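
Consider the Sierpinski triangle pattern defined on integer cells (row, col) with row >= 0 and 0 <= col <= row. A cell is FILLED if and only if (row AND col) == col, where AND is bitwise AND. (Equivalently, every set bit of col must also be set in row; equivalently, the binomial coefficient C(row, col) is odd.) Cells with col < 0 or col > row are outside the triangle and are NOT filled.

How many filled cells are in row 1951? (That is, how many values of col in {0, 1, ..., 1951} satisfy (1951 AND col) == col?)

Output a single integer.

1951 in binary = 11110011111
popcount(1951) = number of 1-bits in 11110011111 = 9
A col c satisfies (1951 AND c) == c iff every set bit of c is also set in 1951; each of the 9 set bits of 1951 can independently be on or off in c.
count = 2^9 = 512

Answer: 512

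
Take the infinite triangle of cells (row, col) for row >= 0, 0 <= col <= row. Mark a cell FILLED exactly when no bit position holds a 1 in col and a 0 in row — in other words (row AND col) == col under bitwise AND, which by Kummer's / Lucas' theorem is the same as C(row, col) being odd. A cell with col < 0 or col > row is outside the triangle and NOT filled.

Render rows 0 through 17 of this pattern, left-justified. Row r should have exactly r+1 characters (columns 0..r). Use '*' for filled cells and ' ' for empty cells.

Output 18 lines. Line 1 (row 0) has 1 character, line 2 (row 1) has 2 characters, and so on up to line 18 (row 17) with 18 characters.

r0=0: *
r1=1: **
r2=10: * *
r3=11: ****
r4=100: *   *
r5=101: **  **
r6=110: * * * *
r7=111: ********
r8=1000: *       *
r9=1001: **      **
r10=1010: * *     * *
r11=1011: ****    ****
r12=1100: *   *   *   *
r13=1101: **  **  **  **
r14=1110: * * * * * * * *
r15=1111: ****************
r16=10000: *               *
r17=10001: **              **

Answer: *
**
* *
****
*   *
**  **
* * * *
********
*       *
**      **
* *     * *
****    ****
*   *   *   *
**  **  **  **
* * * * * * * *
****************
*               *
**              **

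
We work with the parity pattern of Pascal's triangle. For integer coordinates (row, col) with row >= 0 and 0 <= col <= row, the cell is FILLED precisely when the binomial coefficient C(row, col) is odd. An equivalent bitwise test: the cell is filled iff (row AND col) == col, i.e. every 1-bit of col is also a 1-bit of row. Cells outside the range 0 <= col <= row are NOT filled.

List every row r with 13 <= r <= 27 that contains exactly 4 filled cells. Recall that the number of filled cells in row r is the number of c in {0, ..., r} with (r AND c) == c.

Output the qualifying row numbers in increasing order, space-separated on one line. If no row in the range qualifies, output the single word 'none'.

Answer: 17 18 20 24

Derivation:
Row r has 2^popcount(r) filled cells, so we need popcount(r) = log2(4) = 2.
Scan r = 13..27 and keep those with exactly 2 one-bits:
r=13=1101 popcount=3 -> skip
r=14=1110 popcount=3 -> skip
r=15=1111 popcount=4 -> skip
r=16=10000 popcount=1 -> skip
r=17=10001 popcount=2 -> KEEP
r=18=10010 popcount=2 -> KEEP
r=19=10011 popcount=3 -> skip
r=20=10100 popcount=2 -> KEEP
r=21=10101 popcount=3 -> skip
r=22=10110 popcount=3 -> skip
r=23=10111 popcount=4 -> skip
r=24=11000 popcount=2 -> KEEP
r=25=11001 popcount=3 -> skip
r=26=11010 popcount=3 -> skip
r=27=11011 popcount=4 -> skip
Kept rows: 17 18 20 24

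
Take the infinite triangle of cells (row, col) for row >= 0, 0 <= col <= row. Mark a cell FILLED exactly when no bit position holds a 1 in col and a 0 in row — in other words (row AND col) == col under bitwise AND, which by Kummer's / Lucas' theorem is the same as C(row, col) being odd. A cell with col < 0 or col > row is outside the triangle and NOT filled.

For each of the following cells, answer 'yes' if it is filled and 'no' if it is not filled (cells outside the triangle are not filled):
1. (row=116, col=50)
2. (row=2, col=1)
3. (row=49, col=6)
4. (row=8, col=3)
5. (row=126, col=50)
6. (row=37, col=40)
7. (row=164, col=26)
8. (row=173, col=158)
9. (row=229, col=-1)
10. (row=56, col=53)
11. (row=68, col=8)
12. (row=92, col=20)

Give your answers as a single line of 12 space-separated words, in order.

Answer: no no no no yes no no no no no no yes

Derivation:
(116,50): row=0b1110100, col=0b110010, row AND col = 0b110000 = 48; 48 != 50 -> empty
(2,1): row=0b10, col=0b1, row AND col = 0b0 = 0; 0 != 1 -> empty
(49,6): row=0b110001, col=0b110, row AND col = 0b0 = 0; 0 != 6 -> empty
(8,3): row=0b1000, col=0b11, row AND col = 0b0 = 0; 0 != 3 -> empty
(126,50): row=0b1111110, col=0b110010, row AND col = 0b110010 = 50; 50 == 50 -> filled
(37,40): col outside [0, 37] -> not filled
(164,26): row=0b10100100, col=0b11010, row AND col = 0b0 = 0; 0 != 26 -> empty
(173,158): row=0b10101101, col=0b10011110, row AND col = 0b10001100 = 140; 140 != 158 -> empty
(229,-1): col outside [0, 229] -> not filled
(56,53): row=0b111000, col=0b110101, row AND col = 0b110000 = 48; 48 != 53 -> empty
(68,8): row=0b1000100, col=0b1000, row AND col = 0b0 = 0; 0 != 8 -> empty
(92,20): row=0b1011100, col=0b10100, row AND col = 0b10100 = 20; 20 == 20 -> filled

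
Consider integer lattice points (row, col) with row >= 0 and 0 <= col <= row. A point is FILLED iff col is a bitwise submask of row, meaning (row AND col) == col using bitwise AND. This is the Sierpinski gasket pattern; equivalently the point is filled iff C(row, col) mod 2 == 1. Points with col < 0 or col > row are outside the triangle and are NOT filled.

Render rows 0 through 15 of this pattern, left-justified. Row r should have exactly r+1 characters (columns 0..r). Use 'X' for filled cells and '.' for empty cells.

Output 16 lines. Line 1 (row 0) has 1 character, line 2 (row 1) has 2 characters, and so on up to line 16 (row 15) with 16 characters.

Answer: X
XX
X.X
XXXX
X...X
XX..XX
X.X.X.X
XXXXXXXX
X.......X
XX......XX
X.X.....X.X
XXXX....XXXX
X...X...X...X
XX..XX..XX..XX
X.X.X.X.X.X.X.X
XXXXXXXXXXXXXXXX

Derivation:
r0=0: X
r1=1: XX
r2=10: X.X
r3=11: XXXX
r4=100: X...X
r5=101: XX..XX
r6=110: X.X.X.X
r7=111: XXXXXXXX
r8=1000: X.......X
r9=1001: XX......XX
r10=1010: X.X.....X.X
r11=1011: XXXX....XXXX
r12=1100: X...X...X...X
r13=1101: XX..XX..XX..XX
r14=1110: X.X.X.X.X.X.X.X
r15=1111: XXXXXXXXXXXXXXXX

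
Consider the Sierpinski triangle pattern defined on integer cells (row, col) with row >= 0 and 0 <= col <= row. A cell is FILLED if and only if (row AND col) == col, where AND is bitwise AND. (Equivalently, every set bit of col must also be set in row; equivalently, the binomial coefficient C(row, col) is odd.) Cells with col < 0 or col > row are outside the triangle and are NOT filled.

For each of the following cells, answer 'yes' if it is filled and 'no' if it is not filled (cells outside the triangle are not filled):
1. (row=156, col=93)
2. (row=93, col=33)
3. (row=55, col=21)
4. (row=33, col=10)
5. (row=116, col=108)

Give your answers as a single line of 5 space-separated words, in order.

(156,93): row=0b10011100, col=0b1011101, row AND col = 0b11100 = 28; 28 != 93 -> empty
(93,33): row=0b1011101, col=0b100001, row AND col = 0b1 = 1; 1 != 33 -> empty
(55,21): row=0b110111, col=0b10101, row AND col = 0b10101 = 21; 21 == 21 -> filled
(33,10): row=0b100001, col=0b1010, row AND col = 0b0 = 0; 0 != 10 -> empty
(116,108): row=0b1110100, col=0b1101100, row AND col = 0b1100100 = 100; 100 != 108 -> empty

Answer: no no yes no no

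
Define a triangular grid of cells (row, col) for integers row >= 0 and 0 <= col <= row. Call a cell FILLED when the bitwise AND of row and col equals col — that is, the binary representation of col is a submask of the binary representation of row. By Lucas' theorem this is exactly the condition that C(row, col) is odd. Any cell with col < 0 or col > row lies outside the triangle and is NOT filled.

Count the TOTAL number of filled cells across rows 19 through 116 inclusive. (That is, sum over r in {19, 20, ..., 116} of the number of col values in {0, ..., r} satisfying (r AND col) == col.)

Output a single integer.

r19=10011 pc3: +8 =8
r20=10100 pc2: +4 =12
r21=10101 pc3: +8 =20
r22=10110 pc3: +8 =28
r23=10111 pc4: +16 =44
r24=11000 pc2: +4 =48
r25=11001 pc3: +8 =56
r26=11010 pc3: +8 =64
r27=11011 pc4: +16 =80
r28=11100 pc3: +8 =88
r29=11101 pc4: +16 =104
r30=11110 pc4: +16 =120
r31=11111 pc5: +32 =152
r32=100000 pc1: +2 =154
r33=100001 pc2: +4 =158
r34=100010 pc2: +4 =162
r35=100011 pc3: +8 =170
r36=100100 pc2: +4 =174
r37=100101 pc3: +8 =182
r38=100110 pc3: +8 =190
r39=100111 pc4: +16 =206
r40=101000 pc2: +4 =210
r41=101001 pc3: +8 =218
r42=101010 pc3: +8 =226
r43=101011 pc4: +16 =242
r44=101100 pc3: +8 =250
r45=101101 pc4: +16 =266
r46=101110 pc4: +16 =282
r47=101111 pc5: +32 =314
r48=110000 pc2: +4 =318
r49=110001 pc3: +8 =326
r50=110010 pc3: +8 =334
r51=110011 pc4: +16 =350
r52=110100 pc3: +8 =358
r53=110101 pc4: +16 =374
r54=110110 pc4: +16 =390
r55=110111 pc5: +32 =422
r56=111000 pc3: +8 =430
r57=111001 pc4: +16 =446
r58=111010 pc4: +16 =462
r59=111011 pc5: +32 =494
r60=111100 pc4: +16 =510
r61=111101 pc5: +32 =542
r62=111110 pc5: +32 =574
r63=111111 pc6: +64 =638
r64=1000000 pc1: +2 =640
r65=1000001 pc2: +4 =644
r66=1000010 pc2: +4 =648
r67=1000011 pc3: +8 =656
r68=1000100 pc2: +4 =660
r69=1000101 pc3: +8 =668
r70=1000110 pc3: +8 =676
r71=1000111 pc4: +16 =692
r72=1001000 pc2: +4 =696
r73=1001001 pc3: +8 =704
r74=1001010 pc3: +8 =712
r75=1001011 pc4: +16 =728
r76=1001100 pc3: +8 =736
r77=1001101 pc4: +16 =752
r78=1001110 pc4: +16 =768
r79=1001111 pc5: +32 =800
r80=1010000 pc2: +4 =804
r81=1010001 pc3: +8 =812
r82=1010010 pc3: +8 =820
r83=1010011 pc4: +16 =836
r84=1010100 pc3: +8 =844
r85=1010101 pc4: +16 =860
r86=1010110 pc4: +16 =876
r87=1010111 pc5: +32 =908
r88=1011000 pc3: +8 =916
r89=1011001 pc4: +16 =932
r90=1011010 pc4: +16 =948
r91=1011011 pc5: +32 =980
r92=1011100 pc4: +16 =996
r93=1011101 pc5: +32 =1028
r94=1011110 pc5: +32 =1060
r95=1011111 pc6: +64 =1124
r96=1100000 pc2: +4 =1128
r97=1100001 pc3: +8 =1136
r98=1100010 pc3: +8 =1144
r99=1100011 pc4: +16 =1160
r100=1100100 pc3: +8 =1168
r101=1100101 pc4: +16 =1184
r102=1100110 pc4: +16 =1200
r103=1100111 pc5: +32 =1232
r104=1101000 pc3: +8 =1240
r105=1101001 pc4: +16 =1256
r106=1101010 pc4: +16 =1272
r107=1101011 pc5: +32 =1304
r108=1101100 pc4: +16 =1320
r109=1101101 pc5: +32 =1352
r110=1101110 pc5: +32 =1384
r111=1101111 pc6: +64 =1448
r112=1110000 pc3: +8 =1456
r113=1110001 pc4: +16 =1472
r114=1110010 pc4: +16 =1488
r115=1110011 pc5: +32 =1520
r116=1110100 pc4: +16 =1536

Answer: 1536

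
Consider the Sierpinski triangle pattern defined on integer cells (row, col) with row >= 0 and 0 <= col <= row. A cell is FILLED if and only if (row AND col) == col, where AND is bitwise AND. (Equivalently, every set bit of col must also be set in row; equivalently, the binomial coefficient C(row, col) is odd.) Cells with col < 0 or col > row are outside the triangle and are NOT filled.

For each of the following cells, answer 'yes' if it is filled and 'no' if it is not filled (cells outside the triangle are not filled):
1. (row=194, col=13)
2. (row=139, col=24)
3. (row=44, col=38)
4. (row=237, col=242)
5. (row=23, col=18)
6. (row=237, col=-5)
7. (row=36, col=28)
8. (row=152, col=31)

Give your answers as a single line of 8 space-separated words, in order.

(194,13): row=0b11000010, col=0b1101, row AND col = 0b0 = 0; 0 != 13 -> empty
(139,24): row=0b10001011, col=0b11000, row AND col = 0b1000 = 8; 8 != 24 -> empty
(44,38): row=0b101100, col=0b100110, row AND col = 0b100100 = 36; 36 != 38 -> empty
(237,242): col outside [0, 237] -> not filled
(23,18): row=0b10111, col=0b10010, row AND col = 0b10010 = 18; 18 == 18 -> filled
(237,-5): col outside [0, 237] -> not filled
(36,28): row=0b100100, col=0b11100, row AND col = 0b100 = 4; 4 != 28 -> empty
(152,31): row=0b10011000, col=0b11111, row AND col = 0b11000 = 24; 24 != 31 -> empty

Answer: no no no no yes no no no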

============

## Activity
All lines above from the one with "2. (row=139, col=24)" to the one with "8. (row=152, col=31)", inclusive, should be copied exactly, and no other lines.

## Completed exercise
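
2. (row=139, col=24)
3. (row=44, col=38)
4. (row=237, col=242)
5. (row=23, col=18)
6. (row=237, col=-5)
7. (row=36, col=28)
8. (row=152, col=31)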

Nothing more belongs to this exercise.